Records for this task Block Start

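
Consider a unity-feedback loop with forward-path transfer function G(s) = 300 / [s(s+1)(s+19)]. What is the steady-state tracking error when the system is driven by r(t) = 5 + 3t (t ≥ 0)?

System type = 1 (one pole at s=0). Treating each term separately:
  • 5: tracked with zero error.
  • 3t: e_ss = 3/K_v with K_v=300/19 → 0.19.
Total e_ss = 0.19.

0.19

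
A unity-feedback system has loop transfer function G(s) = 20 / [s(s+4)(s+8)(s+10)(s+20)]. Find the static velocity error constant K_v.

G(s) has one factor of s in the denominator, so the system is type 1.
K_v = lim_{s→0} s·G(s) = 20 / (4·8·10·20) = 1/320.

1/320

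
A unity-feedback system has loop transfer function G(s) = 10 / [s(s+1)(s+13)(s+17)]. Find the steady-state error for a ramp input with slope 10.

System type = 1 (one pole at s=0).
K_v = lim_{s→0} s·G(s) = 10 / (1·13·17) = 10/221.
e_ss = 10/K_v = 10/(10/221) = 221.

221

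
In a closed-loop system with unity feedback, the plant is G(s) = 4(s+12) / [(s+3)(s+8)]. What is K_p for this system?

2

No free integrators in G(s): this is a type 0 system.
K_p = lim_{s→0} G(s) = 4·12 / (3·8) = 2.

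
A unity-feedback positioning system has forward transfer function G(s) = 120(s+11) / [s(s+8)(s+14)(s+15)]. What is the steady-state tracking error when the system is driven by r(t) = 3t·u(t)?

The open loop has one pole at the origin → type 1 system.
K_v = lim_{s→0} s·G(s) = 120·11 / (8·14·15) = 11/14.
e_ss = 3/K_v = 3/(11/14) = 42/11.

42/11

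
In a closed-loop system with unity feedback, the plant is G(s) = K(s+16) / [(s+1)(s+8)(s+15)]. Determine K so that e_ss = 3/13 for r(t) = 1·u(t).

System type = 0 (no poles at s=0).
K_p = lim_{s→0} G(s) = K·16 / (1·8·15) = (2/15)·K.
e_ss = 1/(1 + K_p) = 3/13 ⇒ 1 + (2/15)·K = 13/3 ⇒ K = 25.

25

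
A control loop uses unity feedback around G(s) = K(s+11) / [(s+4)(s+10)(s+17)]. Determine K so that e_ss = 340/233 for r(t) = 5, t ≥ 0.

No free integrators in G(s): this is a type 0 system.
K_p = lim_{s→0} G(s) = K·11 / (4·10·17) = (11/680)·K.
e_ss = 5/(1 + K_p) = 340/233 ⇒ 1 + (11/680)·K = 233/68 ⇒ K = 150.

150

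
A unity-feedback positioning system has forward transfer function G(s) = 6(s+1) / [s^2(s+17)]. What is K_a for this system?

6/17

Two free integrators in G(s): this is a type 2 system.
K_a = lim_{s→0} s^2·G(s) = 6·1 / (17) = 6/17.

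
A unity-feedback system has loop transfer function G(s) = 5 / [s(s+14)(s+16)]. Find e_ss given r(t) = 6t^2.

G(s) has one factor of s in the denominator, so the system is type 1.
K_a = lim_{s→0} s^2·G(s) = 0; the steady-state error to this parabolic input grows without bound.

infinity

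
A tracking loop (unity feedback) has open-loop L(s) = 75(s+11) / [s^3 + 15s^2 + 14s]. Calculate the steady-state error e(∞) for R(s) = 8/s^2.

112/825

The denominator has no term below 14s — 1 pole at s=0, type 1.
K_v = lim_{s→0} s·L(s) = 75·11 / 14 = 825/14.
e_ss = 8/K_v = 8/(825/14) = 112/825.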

Records for this task Block End

■ **Task**:
Write down exactly the line that contains "A unity-feedback system has loop transfer function G(s) = 5" along with all later lines of the material, ending at its final line.

■ **Solution to this task**:
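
A unity-feedback system has loop transfer function G(s) = 5 / [s(s+14)(s+16)]. Find e_ss given r(t) = 6t^2.

G(s) has one factor of s in the denominator, so the system is type 1.
K_a = lim_{s→0} s^2·G(s) = 0; the steady-state error to this parabolic input grows without bound.

infinity

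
A tracking loop (unity feedback) has open-loop L(s) = 75(s+11) / [s^3 + 15s^2 + 14s]. Calculate the steady-state error e(∞) for R(s) = 8/s^2.

112/825

The denominator has no term below 14s — 1 pole at s=0, type 1.
K_v = lim_{s→0} s·L(s) = 75·11 / 14 = 825/14.
e_ss = 8/K_v = 8/(825/14) = 112/825.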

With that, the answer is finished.